Saved data entries
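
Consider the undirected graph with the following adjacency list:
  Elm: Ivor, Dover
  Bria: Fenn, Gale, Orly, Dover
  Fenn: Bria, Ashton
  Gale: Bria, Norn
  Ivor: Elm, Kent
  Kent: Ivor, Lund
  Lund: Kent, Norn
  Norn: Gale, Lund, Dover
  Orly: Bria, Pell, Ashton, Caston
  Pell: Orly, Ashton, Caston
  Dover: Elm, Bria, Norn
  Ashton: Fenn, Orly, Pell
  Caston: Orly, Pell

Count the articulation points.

1

Removing Bria increases the component count from 1 to 2, so Bria is a cut vertex.
By contrast removing Pell leaves 1 component; it is not a cut vertex. No other vertex is a cut vertex either.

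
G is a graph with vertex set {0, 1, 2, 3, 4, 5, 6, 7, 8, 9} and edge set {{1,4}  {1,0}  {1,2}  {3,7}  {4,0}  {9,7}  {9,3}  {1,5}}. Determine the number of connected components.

4

6 is isolated — a component by itself.
8 is isolated — a component by itself.
Starting from 3 we can reach 3, 7, 9. That is one component of size 3.
Starting from 0 we can reach 0, 1, 2, 4, 5. That is one component of size 5.
Total: 4 components.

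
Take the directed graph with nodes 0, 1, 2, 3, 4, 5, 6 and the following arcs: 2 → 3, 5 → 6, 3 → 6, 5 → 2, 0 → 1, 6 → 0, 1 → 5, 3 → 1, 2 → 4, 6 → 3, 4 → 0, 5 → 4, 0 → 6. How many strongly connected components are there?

{0, 1, 2, 3, 4, 5, 6} are all mutually reachable — one SCC of size 7.
That gives 1 strongly connected component.

1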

• **WHAT YOU HAVE TO DO**
A single figure is required: the number of lines above in which the word "Fenn" occurs.

• **WRITTEN REPLY**
3